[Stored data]
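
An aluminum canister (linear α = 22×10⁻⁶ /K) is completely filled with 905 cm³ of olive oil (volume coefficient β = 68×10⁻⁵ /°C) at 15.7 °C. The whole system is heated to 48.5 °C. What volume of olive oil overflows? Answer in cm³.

18.2 cm³

The canister also expands: β_container ≈ 3α = 6.6×10⁻⁵ /K
Net overflow = V₀(β_liq − 3α_cont)ΔT
β − 3α = 6.80×10⁻⁴ − 6.6×10⁻⁵ = 6.14×10⁻⁴ /K; ΔT = 32.8 K
ΔV = 905 × 6.14×10⁻⁴ × 32.8 = 18.2 cm³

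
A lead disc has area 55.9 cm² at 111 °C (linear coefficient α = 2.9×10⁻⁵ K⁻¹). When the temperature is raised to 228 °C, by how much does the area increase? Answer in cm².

Area coefficient ≈ 2α; |ΔT| = 117 K
ΔA = 2αA₀ΔT = 2(2.9×10⁻⁵)(55.9)(117) = 0.379 cm²

ΔA = 0.379 cm²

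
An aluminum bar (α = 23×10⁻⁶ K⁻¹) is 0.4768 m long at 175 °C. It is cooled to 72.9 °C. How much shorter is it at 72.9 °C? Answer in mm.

ΔL = 1.12 mm

|ΔT| = |72.9 − 175| = 102.1 K
ΔL = αL₀ΔT = (23×10⁻⁶)(0.4768)(102.1) = 1.12×10⁻³ m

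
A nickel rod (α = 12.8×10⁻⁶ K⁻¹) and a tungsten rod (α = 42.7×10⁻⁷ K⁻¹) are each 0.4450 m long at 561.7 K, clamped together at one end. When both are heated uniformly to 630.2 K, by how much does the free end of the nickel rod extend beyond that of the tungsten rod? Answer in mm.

0.260 mm

ΔT = 68.5 K
nickel: ΔL = 12.8×10⁻⁶ × 0.4450 m × 68.5 = 3.9018×10⁻⁴ m = 0.39018 mm
tungsten: ΔL = 42.7×10⁻⁷ × 0.4450 m × 68.5 = 1.3016×10⁻⁴ m = 0.13016 mm
difference = 0.39018 − 0.13016 = 0.26002 mm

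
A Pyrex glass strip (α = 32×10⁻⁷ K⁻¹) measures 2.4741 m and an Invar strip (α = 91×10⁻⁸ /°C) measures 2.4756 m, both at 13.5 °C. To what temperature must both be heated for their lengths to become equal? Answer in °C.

T = 278.3 °C

Equal length when α₁L₁ΔT − α₂L₂ΔT = L₂ − L₁ = 1.50×10⁻³ m
α₁L₁ = 7.91712×10⁻⁶, α₂L₂ = 2.252796×10⁻⁶ → Δ(αL) = 5.664324×10⁻⁶ m/K
ΔT = 1.50×10⁻³ / 5.664324×10⁻⁶ = 264.815 K, so T = 13.5 + 264.815 = 278.315 °C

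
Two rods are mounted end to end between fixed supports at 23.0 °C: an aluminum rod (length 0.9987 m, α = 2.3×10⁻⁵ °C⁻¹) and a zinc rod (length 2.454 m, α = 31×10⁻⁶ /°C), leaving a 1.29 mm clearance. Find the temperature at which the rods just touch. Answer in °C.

Gap closes when ΔL₁ + ΔL₂ = 1.29 mm = 1.29×10⁻³ m
(α₁L₁ + α₂L₂)ΔT = g
α₁L₁ + α₂L₂ = 2.3×10⁻⁵×0.9987 + 31×10⁻⁶×2.454 = 9.90441×10⁻⁵ m/K
ΔT = 1.29×10⁻³ / 9.90441×10⁻⁵ = 13.025 K
T = 23.0 + 13.025 = 36.025 °C

T = 36.0 °C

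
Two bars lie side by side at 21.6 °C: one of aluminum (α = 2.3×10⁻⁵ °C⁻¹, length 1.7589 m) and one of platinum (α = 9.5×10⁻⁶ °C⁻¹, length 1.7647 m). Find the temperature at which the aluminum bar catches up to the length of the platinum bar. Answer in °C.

T = 266.4 °C

L₁(1 + α₁ΔT) = L₂(1 + α₂ΔT) ⇒ ΔT = (L₂ − L₁)/(α₁L₁ − α₂L₂)
L₂ − L₁ = 1.7647 − 1.7589 = 5.80×10⁻³ m
α₁L₁ − α₂L₂ = 2.3×10⁻⁵×1.7589 − 9.5×10⁻⁶×1.7647 = 2.369005×10⁻⁵ m/K
ΔT = 5.80×10⁻³ / 2.369005×10⁻⁵ = 244.829 K
T = 21.6 + 244.829 = 266.429 °C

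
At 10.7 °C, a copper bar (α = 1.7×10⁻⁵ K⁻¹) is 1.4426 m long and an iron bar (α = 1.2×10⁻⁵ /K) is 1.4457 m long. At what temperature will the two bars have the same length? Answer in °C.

L₁(1 + α₁ΔT) = L₂(1 + α₂ΔT) ⇒ ΔT = (L₂ − L₁)/(α₁L₁ − α₂L₂)
L₂ − L₁ = 1.4457 − 1.4426 = 3.10×10⁻³ m
α₁L₁ − α₂L₂ = 1.7×10⁻⁵×1.4426 − 1.2×10⁻⁵×1.4457 = 7.1758×10⁻⁶ m/K
ΔT = 3.10×10⁻³ / 7.1758×10⁻⁶ = 432.008 K
T = 10.7 + 432.008 = 442.708 °C

T = 442.7 °C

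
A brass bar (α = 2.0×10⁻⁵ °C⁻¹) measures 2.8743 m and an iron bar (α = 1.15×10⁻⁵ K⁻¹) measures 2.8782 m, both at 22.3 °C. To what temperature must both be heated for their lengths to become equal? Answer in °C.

Equal length when α₁L₁ΔT − α₂L₂ΔT = L₂ − L₁ = 3.90×10⁻³ m
α₁L₁ = 5.7486×10⁻⁵, α₂L₂ = 3.30993×10⁻⁵ → Δ(αL) = 2.43867×10⁻⁵ m/K
ΔT = 3.90×10⁻³ / 2.43867×10⁻⁵ = 159.923 K, so T = 22.3 + 159.923 = 182.223 °C

T = 182.2 °C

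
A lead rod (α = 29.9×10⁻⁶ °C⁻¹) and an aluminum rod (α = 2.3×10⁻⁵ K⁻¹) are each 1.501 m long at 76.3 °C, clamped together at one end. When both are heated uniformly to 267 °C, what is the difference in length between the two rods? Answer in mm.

ΔT = 190.7 K
lead: ΔL = 29.9×10⁻⁶ × 1.501 m × 190.7 = 8.5586×10⁻³ m = 8.5586 mm
aluminum: ΔL = 2.3×10⁻⁵ × 1.501 m × 190.7 = 6.5835×10⁻³ m = 6.5835 mm
difference = 8.5586 − 6.5835 = 1.9751 mm

1.98 mm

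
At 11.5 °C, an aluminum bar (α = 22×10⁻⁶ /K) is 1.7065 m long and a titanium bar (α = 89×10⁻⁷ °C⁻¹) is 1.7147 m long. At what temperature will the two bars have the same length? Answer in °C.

L₁(1 + α₁ΔT) = L₂(1 + α₂ΔT) ⇒ ΔT = (L₂ − L₁)/(α₁L₁ − α₂L₂)
L₂ − L₁ = 1.7147 − 1.7065 = 8.20×10⁻³ m
α₁L₁ − α₂L₂ = 22×10⁻⁶×1.7065 − 89×10⁻⁷×1.7147 = 2.228217×10⁻⁵ m/K
ΔT = 8.20×10⁻³ / 2.228217×10⁻⁵ = 368.007 K
T = 11.5 + 368.007 = 379.507 °C

T = 379.5 °C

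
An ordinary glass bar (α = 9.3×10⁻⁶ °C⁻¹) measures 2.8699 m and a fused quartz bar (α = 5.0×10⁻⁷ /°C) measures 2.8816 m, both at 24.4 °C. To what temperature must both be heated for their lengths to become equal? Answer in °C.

Equal length when α₁L₁ΔT − α₂L₂ΔT = L₂ − L₁ = 1.17×10⁻² m
α₁L₁ = 2.669007×10⁻⁵, α₂L₂ = 1.4408×10⁻⁶ → Δ(αL) = 2.524927×10⁻⁵ m/K
ΔT = 1.17×10⁻² / 2.524927×10⁻⁵ = 463.380 K, so T = 24.4 + 463.380 = 487.780 °C

T = 487.8 °C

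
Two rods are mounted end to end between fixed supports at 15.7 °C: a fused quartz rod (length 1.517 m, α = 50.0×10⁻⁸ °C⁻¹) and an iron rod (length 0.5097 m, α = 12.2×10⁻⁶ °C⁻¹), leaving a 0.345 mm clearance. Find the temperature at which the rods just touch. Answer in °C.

α₁L₁ = 7.585×10⁻⁷ m/K, α₂L₂ = 6.21834×10⁻⁶ m/K → total 6.97684×10⁻⁶ m/K
ΔT = g/(α₁L₁+α₂L₂) = 3.45×10⁻⁴ / 6.97684×10⁻⁶ = 49.449 K
T = 15.7 + 49.449 = 65.149 °C

T = 65.1 °C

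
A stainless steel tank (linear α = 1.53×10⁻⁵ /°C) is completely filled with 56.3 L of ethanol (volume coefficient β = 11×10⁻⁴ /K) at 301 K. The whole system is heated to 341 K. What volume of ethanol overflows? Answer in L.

The tank also expands: β_container ≈ 3α = 4.59×10⁻⁵ /K
Net overflow = V₀(β_liq − 3α_cont)ΔT
β − 3α = 1.10×10⁻³ − 4.59×10⁻⁵ = 1.0541×10⁻³ /K; ΔT = 40 K
ΔV = 56.3 × 1.0541×10⁻³ × 40 = 2.37 L

2.37 L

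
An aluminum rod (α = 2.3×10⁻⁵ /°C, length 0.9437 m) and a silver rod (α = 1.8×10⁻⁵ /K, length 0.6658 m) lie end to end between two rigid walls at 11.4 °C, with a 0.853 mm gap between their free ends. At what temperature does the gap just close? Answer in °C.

α₁L₁ = 2.17051×10⁻⁵ m/K, α₂L₂ = 1.19844×10⁻⁵ m/K → total 3.36895×10⁻⁵ m/K
ΔT = g/(α₁L₁+α₂L₂) = 8.53×10⁻⁴ / 3.36895×10⁻⁵ = 25.319 K
T = 11.4 + 25.319 = 36.719 °C

T = 36.7 °C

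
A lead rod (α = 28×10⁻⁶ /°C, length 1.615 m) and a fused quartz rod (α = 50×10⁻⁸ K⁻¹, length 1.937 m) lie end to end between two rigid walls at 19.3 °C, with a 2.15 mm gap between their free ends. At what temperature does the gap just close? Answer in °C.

T = 65.8 °C

α₁L₁ = 4.522×10⁻⁵ m/K, α₂L₂ = 9.685×10⁻⁷ m/K → total 4.61885×10⁻⁵ m/K
ΔT = g/(α₁L₁+α₂L₂) = 2.15×10⁻³ / 4.61885×10⁻⁵ = 46.548 K
T = 19.3 + 46.548 = 65.848 °C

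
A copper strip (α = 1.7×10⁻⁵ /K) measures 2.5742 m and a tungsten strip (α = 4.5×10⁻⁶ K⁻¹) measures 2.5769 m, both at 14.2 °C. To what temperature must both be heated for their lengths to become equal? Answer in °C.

T = 98.14 °C

Equal length when α₁L₁ΔT − α₂L₂ΔT = L₂ − L₁ = 2.70×10⁻³ m
α₁L₁ = 4.37614×10⁻⁵, α₂L₂ = 1.159605×10⁻⁵ → Δ(αL) = 3.216535×10⁻⁵ m/K
ΔT = 2.70×10⁻³ / 3.216535×10⁻⁵ = 83.9413 K, so T = 14.2 + 83.9413 = 98.1413 °C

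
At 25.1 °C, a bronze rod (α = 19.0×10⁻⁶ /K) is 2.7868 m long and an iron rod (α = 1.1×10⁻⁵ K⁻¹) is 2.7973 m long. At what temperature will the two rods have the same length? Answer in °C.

Equal length when α₁L₁ΔT − α₂L₂ΔT = L₂ − L₁ = 1.05×10⁻² m
α₁L₁ = 5.29492×10⁻⁵, α₂L₂ = 3.07703×10⁻⁵ → Δ(αL) = 2.21789×10⁻⁵ m/K
ΔT = 1.05×10⁻² / 2.21789×10⁻⁵ = 473.423 K, so T = 25.1 + 473.423 = 498.523 °C

T = 498.5 °C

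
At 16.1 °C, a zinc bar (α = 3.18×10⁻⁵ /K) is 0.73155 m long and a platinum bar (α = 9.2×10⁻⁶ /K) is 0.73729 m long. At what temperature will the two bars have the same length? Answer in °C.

L₁(1 + α₁ΔT) = L₂(1 + α₂ΔT) ⇒ ΔT = (L₂ − L₁)/(α₁L₁ − α₂L₂)
L₂ − L₁ = 0.73729 − 0.73155 = 5.74×10⁻³ m
α₁L₁ − α₂L₂ = 3.18×10⁻⁵×0.73155 − 9.2×10⁻⁶×0.73729 = 1.6480222×10⁻⁵ m/K
ΔT = 5.74×10⁻³ / 1.6480222×10⁻⁵ = 348.296 K
T = 16.1 + 348.296 = 364.396 °C

T = 364.4 °C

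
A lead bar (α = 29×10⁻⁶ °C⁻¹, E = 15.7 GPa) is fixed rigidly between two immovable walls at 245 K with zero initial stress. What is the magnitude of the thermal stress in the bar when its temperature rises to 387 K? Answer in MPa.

Fully constrained: the free strain ε = αΔT is blocked, so σ = Eε = EαΔT.
|ΔT| = 142 K
σ = 15.7×10⁹ × 29×10⁻⁶ × 142 = 6.47×10⁷ Pa

σ = 64.7 MPa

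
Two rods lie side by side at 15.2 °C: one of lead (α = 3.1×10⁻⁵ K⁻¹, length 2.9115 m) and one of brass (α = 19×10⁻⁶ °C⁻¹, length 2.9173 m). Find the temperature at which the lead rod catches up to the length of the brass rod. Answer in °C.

Equal length when α₁L₁ΔT − α₂L₂ΔT = L₂ − L₁ = 5.80×10⁻³ m
α₁L₁ = 9.02565×10⁻⁵, α₂L₂ = 5.54287×10⁻⁵ → Δ(αL) = 3.48278×10⁻⁵ m/K
ΔT = 5.80×10⁻³ / 3.48278×10⁻⁵ = 166.534 K, so T = 15.2 + 166.534 = 181.734 °C

T = 181.7 °C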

**Directions for this task**
Could you print the lines of the records above from the one containing "A lead bar (α" through the last, exactly and with no additions?

**Response area**
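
A lead bar (α = 29×10⁻⁶ °C⁻¹, E = 15.7 GPa) is fixed rigidly between two immovable walls at 245 K with zero initial stress. What is the magnitude of the thermal stress in the bar when its temperature rises to 387 K? Answer in MPa.

Fully constrained: the free strain ε = αΔT is blocked, so σ = Eε = EαΔT.
|ΔT| = 142 K
σ = 15.7×10⁹ × 29×10⁻⁶ × 142 = 6.47×10⁷ Pa

σ = 64.7 MPa

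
Two rods lie side by side at 15.2 °C: one of lead (α = 3.1×10⁻⁵ K⁻¹, length 2.9115 m) and one of brass (α = 19×10⁻⁶ °C⁻¹, length 2.9173 m). Find the temperature at which the lead rod catches up to the length of the brass rod. Answer in °C.

Equal length when α₁L₁ΔT − α₂L₂ΔT = L₂ − L₁ = 5.80×10⁻³ m
α₁L₁ = 9.02565×10⁻⁵, α₂L₂ = 5.54287×10⁻⁵ → Δ(αL) = 3.48278×10⁻⁵ m/K
ΔT = 5.80×10⁻³ / 3.48278×10⁻⁵ = 166.534 K, so T = 15.2 + 166.534 = 181.734 °C

T = 181.7 °C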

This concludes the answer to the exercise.